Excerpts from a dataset
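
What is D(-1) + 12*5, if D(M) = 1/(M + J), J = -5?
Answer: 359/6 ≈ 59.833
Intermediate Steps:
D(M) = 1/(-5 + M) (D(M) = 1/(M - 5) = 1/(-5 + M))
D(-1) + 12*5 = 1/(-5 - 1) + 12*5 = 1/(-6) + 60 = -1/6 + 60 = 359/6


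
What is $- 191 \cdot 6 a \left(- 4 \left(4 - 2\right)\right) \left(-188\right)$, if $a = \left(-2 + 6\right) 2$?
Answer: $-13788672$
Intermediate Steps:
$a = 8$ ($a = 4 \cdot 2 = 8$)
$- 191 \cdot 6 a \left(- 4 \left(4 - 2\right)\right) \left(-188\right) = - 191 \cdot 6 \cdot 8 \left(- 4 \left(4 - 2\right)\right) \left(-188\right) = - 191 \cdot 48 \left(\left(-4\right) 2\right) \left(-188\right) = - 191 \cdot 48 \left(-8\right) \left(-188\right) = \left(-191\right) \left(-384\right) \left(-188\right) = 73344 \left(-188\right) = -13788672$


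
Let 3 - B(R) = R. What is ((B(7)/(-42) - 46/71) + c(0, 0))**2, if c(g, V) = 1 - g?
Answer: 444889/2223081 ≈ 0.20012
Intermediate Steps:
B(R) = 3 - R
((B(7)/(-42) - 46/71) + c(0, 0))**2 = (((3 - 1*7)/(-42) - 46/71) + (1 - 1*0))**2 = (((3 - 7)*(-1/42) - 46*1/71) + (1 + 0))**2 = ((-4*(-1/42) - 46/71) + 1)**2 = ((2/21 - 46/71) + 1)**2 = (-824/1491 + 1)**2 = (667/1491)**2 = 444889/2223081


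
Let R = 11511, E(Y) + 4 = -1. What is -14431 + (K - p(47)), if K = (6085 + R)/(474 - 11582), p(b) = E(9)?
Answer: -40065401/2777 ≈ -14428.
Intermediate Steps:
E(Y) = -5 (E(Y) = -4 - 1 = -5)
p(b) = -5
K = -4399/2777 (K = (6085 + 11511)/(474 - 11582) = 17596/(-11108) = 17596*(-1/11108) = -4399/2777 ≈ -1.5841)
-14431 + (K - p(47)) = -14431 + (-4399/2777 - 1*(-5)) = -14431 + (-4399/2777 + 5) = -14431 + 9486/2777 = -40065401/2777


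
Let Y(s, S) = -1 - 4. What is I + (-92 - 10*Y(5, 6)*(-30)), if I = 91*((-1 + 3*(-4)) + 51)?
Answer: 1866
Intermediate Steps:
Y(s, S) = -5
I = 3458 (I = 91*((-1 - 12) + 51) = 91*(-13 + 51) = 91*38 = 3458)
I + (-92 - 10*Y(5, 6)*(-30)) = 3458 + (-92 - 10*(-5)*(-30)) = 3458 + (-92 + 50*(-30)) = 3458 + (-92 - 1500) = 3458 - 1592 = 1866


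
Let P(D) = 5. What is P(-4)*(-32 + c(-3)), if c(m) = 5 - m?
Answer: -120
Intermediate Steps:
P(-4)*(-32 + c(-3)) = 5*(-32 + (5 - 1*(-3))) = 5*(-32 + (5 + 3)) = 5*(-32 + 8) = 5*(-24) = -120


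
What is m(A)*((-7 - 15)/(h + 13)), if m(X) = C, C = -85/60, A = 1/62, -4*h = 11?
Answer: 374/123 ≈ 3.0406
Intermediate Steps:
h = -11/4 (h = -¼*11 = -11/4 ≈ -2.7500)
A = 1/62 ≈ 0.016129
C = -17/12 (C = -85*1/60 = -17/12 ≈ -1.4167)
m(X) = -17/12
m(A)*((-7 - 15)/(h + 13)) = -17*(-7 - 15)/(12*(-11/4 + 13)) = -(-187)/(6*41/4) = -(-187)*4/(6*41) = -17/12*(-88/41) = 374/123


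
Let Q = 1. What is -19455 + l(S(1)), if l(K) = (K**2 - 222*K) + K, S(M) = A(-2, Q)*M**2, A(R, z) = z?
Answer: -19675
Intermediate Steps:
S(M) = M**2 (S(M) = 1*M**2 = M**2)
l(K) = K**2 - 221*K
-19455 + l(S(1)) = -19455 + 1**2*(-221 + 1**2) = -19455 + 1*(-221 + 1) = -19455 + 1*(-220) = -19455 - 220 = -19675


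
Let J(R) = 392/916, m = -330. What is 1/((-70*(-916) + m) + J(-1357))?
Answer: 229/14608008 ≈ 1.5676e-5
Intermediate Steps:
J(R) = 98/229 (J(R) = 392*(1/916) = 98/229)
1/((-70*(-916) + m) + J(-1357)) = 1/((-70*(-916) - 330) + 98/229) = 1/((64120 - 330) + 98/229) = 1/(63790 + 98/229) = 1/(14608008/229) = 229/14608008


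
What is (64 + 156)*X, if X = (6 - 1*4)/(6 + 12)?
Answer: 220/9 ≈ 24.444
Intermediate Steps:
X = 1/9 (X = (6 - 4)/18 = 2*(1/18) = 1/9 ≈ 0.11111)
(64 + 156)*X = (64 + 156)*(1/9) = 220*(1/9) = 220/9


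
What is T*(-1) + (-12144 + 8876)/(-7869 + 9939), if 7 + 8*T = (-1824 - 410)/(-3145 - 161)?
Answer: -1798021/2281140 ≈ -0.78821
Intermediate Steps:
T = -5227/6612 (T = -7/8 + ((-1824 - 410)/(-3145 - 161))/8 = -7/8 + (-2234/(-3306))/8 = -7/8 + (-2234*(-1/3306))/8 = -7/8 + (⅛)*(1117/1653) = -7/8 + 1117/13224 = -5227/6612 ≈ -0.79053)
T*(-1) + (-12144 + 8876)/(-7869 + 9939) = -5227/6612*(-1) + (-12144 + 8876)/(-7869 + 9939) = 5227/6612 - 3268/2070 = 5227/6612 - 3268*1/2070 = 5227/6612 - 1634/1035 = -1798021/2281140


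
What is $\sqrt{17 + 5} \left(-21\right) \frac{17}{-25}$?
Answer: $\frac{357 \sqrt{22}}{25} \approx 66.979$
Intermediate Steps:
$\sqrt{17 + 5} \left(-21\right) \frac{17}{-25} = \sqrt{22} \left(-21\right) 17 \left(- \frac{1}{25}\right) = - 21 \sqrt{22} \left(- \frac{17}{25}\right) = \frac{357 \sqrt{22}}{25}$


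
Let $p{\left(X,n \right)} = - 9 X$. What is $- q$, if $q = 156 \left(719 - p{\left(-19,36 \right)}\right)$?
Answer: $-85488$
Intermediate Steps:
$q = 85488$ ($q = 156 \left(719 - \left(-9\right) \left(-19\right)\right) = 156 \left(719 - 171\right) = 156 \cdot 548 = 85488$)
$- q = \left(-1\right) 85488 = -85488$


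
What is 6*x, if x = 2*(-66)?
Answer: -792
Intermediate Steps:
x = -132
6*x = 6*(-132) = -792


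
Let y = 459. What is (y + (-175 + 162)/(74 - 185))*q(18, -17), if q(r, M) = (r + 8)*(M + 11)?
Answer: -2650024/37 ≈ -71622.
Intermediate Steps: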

- _WHAT TO PRODUCE_:
The full data must appear again, retyped in every detail.

- _SOLVED EXERCISE_:
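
What is D(-1) + 12*5, if D(M) = 1/(M + J), J = -5?
Answer: 359/6 ≈ 59.833
Intermediate Steps:
D(M) = 1/(-5 + M) (D(M) = 1/(M - 5) = 1/(-5 + M))
D(-1) + 12*5 = 1/(-5 - 1) + 12*5 = 1/(-6) + 60 = -1/6 + 60 = 359/6


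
What is $- 191 \cdot 6 a \left(- 4 \left(4 - 2\right)\right) \left(-188\right)$, if $a = \left(-2 + 6\right) 2$?
Answer: $-13788672$
Intermediate Steps:
$a = 8$ ($a = 4 \cdot 2 = 8$)
$- 191 \cdot 6 a \left(- 4 \left(4 - 2\right)\right) \left(-188\right) = - 191 \cdot 6 \cdot 8 \left(- 4 \left(4 - 2\right)\right) \left(-188\right) = - 191 \cdot 48 \left(\left(-4\right) 2\right) \left(-188\right) = - 191 \cdot 48 \left(-8\right) \left(-188\right) = \left(-191\right) \left(-384\right) \left(-188\right) = 73344 \left(-188\right) = -13788672$


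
Let 3 - B(R) = R. What is ((B(7)/(-42) - 46/71) + c(0, 0))**2, if c(g, V) = 1 - g?
Answer: 444889/2223081 ≈ 0.20012
Intermediate Steps:
B(R) = 3 - R
((B(7)/(-42) - 46/71) + c(0, 0))**2 = (((3 - 1*7)/(-42) - 46/71) + (1 - 1*0))**2 = (((3 - 7)*(-1/42) - 46*1/71) + (1 + 0))**2 = ((-4*(-1/42) - 46/71) + 1)**2 = ((2/21 - 46/71) + 1)**2 = (-824/1491 + 1)**2 = (667/1491)**2 = 444889/2223081


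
Let R = 11511, E(Y) + 4 = -1. What is -14431 + (K - p(47)), if K = (6085 + R)/(474 - 11582), p(b) = E(9)?
Answer: -40065401/2777 ≈ -14428.
Intermediate Steps:
E(Y) = -5 (E(Y) = -4 - 1 = -5)
p(b) = -5
K = -4399/2777 (K = (6085 + 11511)/(474 - 11582) = 17596/(-11108) = 17596*(-1/11108) = -4399/2777 ≈ -1.5841)
-14431 + (K - p(47)) = -14431 + (-4399/2777 - 1*(-5)) = -14431 + (-4399/2777 + 5) = -14431 + 9486/2777 = -40065401/2777


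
Let Y(s, S) = -1 - 4. What is I + (-92 - 10*Y(5, 6)*(-30)), if I = 91*((-1 + 3*(-4)) + 51)?
Answer: 1866
Intermediate Steps:
Y(s, S) = -5
I = 3458 (I = 91*((-1 - 12) + 51) = 91*(-13 + 51) = 91*38 = 3458)
I + (-92 - 10*Y(5, 6)*(-30)) = 3458 + (-92 - 10*(-5)*(-30)) = 3458 + (-92 + 50*(-30)) = 3458 + (-92 - 1500) = 3458 - 1592 = 1866


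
Let P(D) = 5. What is P(-4)*(-32 + c(-3)), if c(m) = 5 - m?
Answer: -120
Intermediate Steps:
P(-4)*(-32 + c(-3)) = 5*(-32 + (5 - 1*(-3))) = 5*(-32 + (5 + 3)) = 5*(-32 + 8) = 5*(-24) = -120


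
What is m(A)*((-7 - 15)/(h + 13)), if m(X) = C, C = -85/60, A = 1/62, -4*h = 11?
Answer: 374/123 ≈ 3.0406
Intermediate Steps:
h = -11/4 (h = -¼*11 = -11/4 ≈ -2.7500)
A = 1/62 ≈ 0.016129
C = -17/12 (C = -85*1/60 = -17/12 ≈ -1.4167)
m(X) = -17/12
m(A)*((-7 - 15)/(h + 13)) = -17*(-7 - 15)/(12*(-11/4 + 13)) = -(-187)/(6*41/4) = -(-187)*4/(6*41) = -17/12*(-88/41) = 374/123


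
Let Q = 1. What is -19455 + l(S(1)), if l(K) = (K**2 - 222*K) + K, S(M) = A(-2, Q)*M**2, A(R, z) = z?
Answer: -19675
Intermediate Steps:
S(M) = M**2 (S(M) = 1*M**2 = M**2)
l(K) = K**2 - 221*K
-19455 + l(S(1)) = -19455 + 1**2*(-221 + 1**2) = -19455 + 1*(-221 + 1) = -19455 + 1*(-220) = -19455 - 220 = -19675


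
Let J(R) = 392/916, m = -330. What is 1/((-70*(-916) + m) + J(-1357))?
Answer: 229/14608008 ≈ 1.5676e-5
Intermediate Steps:
J(R) = 98/229 (J(R) = 392*(1/916) = 98/229)
1/((-70*(-916) + m) + J(-1357)) = 1/((-70*(-916) - 330) + 98/229) = 1/((64120 - 330) + 98/229) = 1/(63790 + 98/229) = 1/(14608008/229) = 229/14608008


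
What is (64 + 156)*X, if X = (6 - 1*4)/(6 + 12)?
Answer: 220/9 ≈ 24.444
Intermediate Steps:
X = 1/9 (X = (6 - 4)/18 = 2*(1/18) = 1/9 ≈ 0.11111)
(64 + 156)*X = (64 + 156)*(1/9) = 220*(1/9) = 220/9


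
What is T*(-1) + (-12144 + 8876)/(-7869 + 9939), if 7 + 8*T = (-1824 - 410)/(-3145 - 161)?
Answer: -1798021/2281140 ≈ -0.78821
Intermediate Steps:
T = -5227/6612 (T = -7/8 + ((-1824 - 410)/(-3145 - 161))/8 = -7/8 + (-2234/(-3306))/8 = -7/8 + (-2234*(-1/3306))/8 = -7/8 + (⅛)*(1117/1653) = -7/8 + 1117/13224 = -5227/6612 ≈ -0.79053)
T*(-1) + (-12144 + 8876)/(-7869 + 9939) = -5227/6612*(-1) + (-12144 + 8876)/(-7869 + 9939) = 5227/6612 - 3268/2070 = 5227/6612 - 3268*1/2070 = 5227/6612 - 1634/1035 = -1798021/2281140


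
What is $\sqrt{17 + 5} \left(-21\right) \frac{17}{-25}$?
Answer: $\frac{357 \sqrt{22}}{25} \approx 66.979$
Intermediate Steps:
$\sqrt{17 + 5} \left(-21\right) \frac{17}{-25} = \sqrt{22} \left(-21\right) 17 \left(- \frac{1}{25}\right) = - 21 \sqrt{22} \left(- \frac{17}{25}\right) = \frac{357 \sqrt{22}}{25}$


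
Let $p{\left(X,n \right)} = - 9 X$. What is $- q$, if $q = 156 \left(719 - p{\left(-19,36 \right)}\right)$?
Answer: $-85488$
Intermediate Steps:
$q = 85488$ ($q = 156 \left(719 - \left(-9\right) \left(-19\right)\right) = 156 \left(719 - 171\right) = 156 \cdot 548 = 85488$)
$- q = \left(-1\right) 85488 = -85488$


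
What is 6*x, if x = 2*(-66)?
Answer: -792
Intermediate Steps:
x = -132
6*x = 6*(-132) = -792


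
Let y = 459. What is (y + (-175 + 162)/(74 - 185))*q(18, -17), if q(r, M) = (r + 8)*(M + 11)?
Answer: -2650024/37 ≈ -71622.
Intermediate Steps: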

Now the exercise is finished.